* Work instructions
Write out only the tail of the records, beginning at the line containing "Brewster's angle for light going from acrylic" and including the last line, exactly as written.
(Records provided begins)
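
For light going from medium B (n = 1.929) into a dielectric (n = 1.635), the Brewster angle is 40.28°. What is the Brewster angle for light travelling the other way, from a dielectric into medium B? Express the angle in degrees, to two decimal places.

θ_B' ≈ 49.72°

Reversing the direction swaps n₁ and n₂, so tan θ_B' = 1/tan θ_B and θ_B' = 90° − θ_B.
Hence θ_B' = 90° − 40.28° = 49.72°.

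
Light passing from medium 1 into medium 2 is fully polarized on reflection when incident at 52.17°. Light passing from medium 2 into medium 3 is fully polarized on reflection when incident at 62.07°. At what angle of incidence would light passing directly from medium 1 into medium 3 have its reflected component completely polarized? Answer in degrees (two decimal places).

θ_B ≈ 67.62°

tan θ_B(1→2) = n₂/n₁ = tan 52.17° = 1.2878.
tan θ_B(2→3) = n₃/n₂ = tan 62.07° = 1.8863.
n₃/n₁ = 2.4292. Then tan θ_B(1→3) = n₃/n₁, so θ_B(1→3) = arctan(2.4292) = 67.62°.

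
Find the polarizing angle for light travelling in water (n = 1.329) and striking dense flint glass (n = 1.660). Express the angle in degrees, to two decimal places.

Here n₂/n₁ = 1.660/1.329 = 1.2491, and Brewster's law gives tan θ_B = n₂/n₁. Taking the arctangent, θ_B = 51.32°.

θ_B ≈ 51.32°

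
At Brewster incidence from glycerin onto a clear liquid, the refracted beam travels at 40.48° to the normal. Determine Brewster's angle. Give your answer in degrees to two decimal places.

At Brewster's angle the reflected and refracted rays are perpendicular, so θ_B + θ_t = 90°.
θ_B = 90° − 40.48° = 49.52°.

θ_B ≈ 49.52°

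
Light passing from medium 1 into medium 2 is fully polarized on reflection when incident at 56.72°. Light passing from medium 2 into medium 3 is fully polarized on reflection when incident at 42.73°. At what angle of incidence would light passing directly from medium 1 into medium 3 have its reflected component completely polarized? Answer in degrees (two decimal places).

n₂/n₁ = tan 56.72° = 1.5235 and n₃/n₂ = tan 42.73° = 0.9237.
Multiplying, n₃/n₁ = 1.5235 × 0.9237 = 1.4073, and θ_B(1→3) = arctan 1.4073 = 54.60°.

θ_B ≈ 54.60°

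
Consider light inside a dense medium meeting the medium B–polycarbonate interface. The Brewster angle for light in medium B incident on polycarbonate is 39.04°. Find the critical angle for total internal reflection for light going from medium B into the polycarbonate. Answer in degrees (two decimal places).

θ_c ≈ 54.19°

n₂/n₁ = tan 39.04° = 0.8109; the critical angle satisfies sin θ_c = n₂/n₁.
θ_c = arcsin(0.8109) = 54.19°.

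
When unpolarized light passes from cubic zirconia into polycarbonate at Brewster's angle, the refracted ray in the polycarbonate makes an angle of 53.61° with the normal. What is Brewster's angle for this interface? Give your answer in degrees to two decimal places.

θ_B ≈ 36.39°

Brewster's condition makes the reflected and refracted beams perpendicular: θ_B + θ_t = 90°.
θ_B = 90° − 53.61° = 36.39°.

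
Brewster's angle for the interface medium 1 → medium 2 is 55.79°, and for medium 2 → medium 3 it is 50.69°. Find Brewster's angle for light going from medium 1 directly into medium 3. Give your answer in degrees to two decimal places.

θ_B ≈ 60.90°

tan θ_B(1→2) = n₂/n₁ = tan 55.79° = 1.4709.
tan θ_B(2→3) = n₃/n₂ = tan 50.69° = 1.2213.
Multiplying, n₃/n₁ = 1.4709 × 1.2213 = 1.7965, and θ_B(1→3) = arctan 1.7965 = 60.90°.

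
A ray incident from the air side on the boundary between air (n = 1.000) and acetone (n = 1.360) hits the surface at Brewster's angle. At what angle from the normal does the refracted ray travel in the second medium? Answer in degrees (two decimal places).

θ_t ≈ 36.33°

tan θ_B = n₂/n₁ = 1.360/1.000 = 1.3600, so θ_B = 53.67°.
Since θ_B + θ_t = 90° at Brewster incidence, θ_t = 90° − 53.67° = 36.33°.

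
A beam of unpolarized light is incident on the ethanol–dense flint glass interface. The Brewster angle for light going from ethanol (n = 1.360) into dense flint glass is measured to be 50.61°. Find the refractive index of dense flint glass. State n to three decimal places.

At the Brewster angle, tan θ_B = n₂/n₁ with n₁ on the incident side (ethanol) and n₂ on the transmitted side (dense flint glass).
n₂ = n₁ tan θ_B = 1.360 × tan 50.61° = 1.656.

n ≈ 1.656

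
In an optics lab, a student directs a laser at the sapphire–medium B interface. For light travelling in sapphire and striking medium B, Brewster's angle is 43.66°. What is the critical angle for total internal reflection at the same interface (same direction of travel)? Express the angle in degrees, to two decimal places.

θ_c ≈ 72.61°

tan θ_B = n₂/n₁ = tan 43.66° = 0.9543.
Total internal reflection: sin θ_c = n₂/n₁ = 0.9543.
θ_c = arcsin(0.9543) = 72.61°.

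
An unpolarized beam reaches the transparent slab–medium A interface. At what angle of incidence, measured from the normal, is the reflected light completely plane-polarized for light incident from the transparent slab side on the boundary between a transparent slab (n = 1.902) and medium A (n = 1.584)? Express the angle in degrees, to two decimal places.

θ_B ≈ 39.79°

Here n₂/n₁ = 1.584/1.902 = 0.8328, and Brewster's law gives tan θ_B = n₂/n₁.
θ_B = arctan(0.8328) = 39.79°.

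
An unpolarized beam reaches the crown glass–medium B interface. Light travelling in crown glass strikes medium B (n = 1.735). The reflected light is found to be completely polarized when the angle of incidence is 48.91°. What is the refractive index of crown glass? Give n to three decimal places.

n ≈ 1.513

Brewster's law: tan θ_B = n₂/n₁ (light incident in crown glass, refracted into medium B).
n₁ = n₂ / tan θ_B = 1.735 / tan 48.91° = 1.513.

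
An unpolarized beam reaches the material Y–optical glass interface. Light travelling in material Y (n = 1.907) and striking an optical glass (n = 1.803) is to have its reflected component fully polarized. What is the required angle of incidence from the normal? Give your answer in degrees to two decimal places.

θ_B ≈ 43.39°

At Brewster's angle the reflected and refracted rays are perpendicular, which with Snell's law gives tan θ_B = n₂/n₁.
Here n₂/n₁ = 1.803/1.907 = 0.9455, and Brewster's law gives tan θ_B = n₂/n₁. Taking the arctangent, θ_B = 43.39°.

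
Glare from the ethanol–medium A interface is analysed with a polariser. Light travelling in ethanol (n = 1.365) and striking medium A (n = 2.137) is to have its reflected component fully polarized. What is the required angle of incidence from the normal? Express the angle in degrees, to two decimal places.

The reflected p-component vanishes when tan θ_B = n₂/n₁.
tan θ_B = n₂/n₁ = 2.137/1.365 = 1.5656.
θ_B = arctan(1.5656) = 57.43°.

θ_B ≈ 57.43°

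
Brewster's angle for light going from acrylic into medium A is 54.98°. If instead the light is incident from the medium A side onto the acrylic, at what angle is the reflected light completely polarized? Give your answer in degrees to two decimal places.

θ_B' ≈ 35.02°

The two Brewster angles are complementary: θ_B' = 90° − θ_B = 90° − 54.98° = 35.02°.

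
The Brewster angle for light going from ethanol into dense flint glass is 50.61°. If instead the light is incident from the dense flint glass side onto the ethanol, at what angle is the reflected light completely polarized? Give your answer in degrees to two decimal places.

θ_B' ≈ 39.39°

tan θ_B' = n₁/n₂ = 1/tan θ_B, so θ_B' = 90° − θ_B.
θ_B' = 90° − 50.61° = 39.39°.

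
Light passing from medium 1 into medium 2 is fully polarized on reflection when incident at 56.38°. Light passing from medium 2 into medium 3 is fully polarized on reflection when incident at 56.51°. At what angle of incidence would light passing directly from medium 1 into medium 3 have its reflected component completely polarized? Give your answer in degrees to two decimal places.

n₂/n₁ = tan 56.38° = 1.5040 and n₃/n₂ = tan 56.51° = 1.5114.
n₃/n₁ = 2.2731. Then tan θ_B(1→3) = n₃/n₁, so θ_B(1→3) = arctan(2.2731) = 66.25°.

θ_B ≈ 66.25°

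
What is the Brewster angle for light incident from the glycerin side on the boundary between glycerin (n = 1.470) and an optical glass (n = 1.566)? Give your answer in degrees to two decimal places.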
(Records provided ends)
* Exercise output
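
Brewster's angle for light going from acrylic into medium A is 54.98°. If instead the light is incident from the medium A side onto the acrylic, at what angle is the reflected light completely polarized? Give your answer in degrees to two decimal places.

θ_B' ≈ 35.02°

The two Brewster angles are complementary: θ_B' = 90° − θ_B = 90° − 54.98° = 35.02°.

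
The Brewster angle for light going from ethanol into dense flint glass is 50.61°. If instead the light is incident from the dense flint glass side onto the ethanol, at what angle is the reflected light completely polarized? Give your answer in degrees to two decimal places.

θ_B' ≈ 39.39°

tan θ_B' = n₁/n₂ = 1/tan θ_B, so θ_B' = 90° − θ_B.
θ_B' = 90° − 50.61° = 39.39°.

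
Light passing from medium 1 into medium 2 is fully polarized on reflection when incident at 56.38°. Light passing from medium 2 into medium 3 is fully polarized on reflection when incident at 56.51°. At what angle of incidence would light passing directly from medium 1 into medium 3 have its reflected component completely polarized? Give your answer in degrees to two decimal places.

n₂/n₁ = tan 56.38° = 1.5040 and n₃/n₂ = tan 56.51° = 1.5114.
n₃/n₁ = 2.2731. Then tan θ_B(1→3) = n₃/n₁, so θ_B(1→3) = arctan(2.2731) = 66.25°.

θ_B ≈ 66.25°

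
What is the Brewster angle for light incident from the glycerin side on the boundary between glycerin (n = 1.470) and an optical glass (n = 1.566)? Give your answer in degrees to two decimal places.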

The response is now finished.